WHAT YOU SHOULD DO ▸ The required result is the exact run of lines beginning at the one containing "A poker opponent" and ending at the last line of the entries.

(PROVIDED ENTRIES begins)

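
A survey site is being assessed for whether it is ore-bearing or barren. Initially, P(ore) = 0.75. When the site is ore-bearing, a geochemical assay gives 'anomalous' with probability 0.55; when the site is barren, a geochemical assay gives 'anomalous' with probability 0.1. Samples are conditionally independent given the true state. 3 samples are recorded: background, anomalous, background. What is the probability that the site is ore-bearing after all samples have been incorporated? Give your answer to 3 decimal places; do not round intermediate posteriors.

After 'background': P(ore) = 0.45·0.7500 / (0.45·0.7500 + 0.9·0.2500) ≈ 0.6000
After 'anomalous': P(ore) = 0.55·0.6000 / (0.55·0.6000 + 0.1·0.4000) ≈ 0.8919
After 'background': P(ore) = 0.45·0.8919 / (0.45·0.8919 + 0.9·0.1081) ≈ 0.8049

0.805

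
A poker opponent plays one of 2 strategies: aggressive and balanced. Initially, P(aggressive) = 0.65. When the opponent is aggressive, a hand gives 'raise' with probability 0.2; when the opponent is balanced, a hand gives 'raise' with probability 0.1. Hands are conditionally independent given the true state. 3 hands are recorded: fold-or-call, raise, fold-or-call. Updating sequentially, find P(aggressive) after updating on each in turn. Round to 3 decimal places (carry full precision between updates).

0.746

After 'fold-or-call': P(aggressive) = 0.8·0.6500 / (0.8·0.6500 + 0.9·0.3500) ≈ 0.6228
After 'raise': P(aggressive) = 0.2·0.6228 / (0.2·0.6228 + 0.1·0.3772) ≈ 0.7675
After 'fold-or-call': P(aggressive) = 0.8·0.7675 / (0.8·0.7675 + 0.9·0.2325) ≈ 0.7459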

(PROVIDED ENTRIES ends)

TASK RESULT ▸
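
A poker opponent plays one of 2 strategies: aggressive and balanced. Initially, P(aggressive) = 0.65. When the opponent is aggressive, a hand gives 'raise' with probability 0.2; when the opponent is balanced, a hand gives 'raise' with probability 0.1. Hands are conditionally independent given the true state. 3 hands are recorded: fold-or-call, raise, fold-or-call. Updating sequentially, find P(aggressive) after updating on each in turn. Round to 3 decimal places (carry full precision between updates).

0.746

After 'fold-or-call': P(aggressive) = 0.8·0.6500 / (0.8·0.6500 + 0.9·0.3500) ≈ 0.6228
After 'raise': P(aggressive) = 0.2·0.6228 / (0.2·0.6228 + 0.1·0.3772) ≈ 0.7675
After 'fold-or-call': P(aggressive) = 0.8·0.7675 / (0.8·0.7675 + 0.9·0.2325) ≈ 0.7459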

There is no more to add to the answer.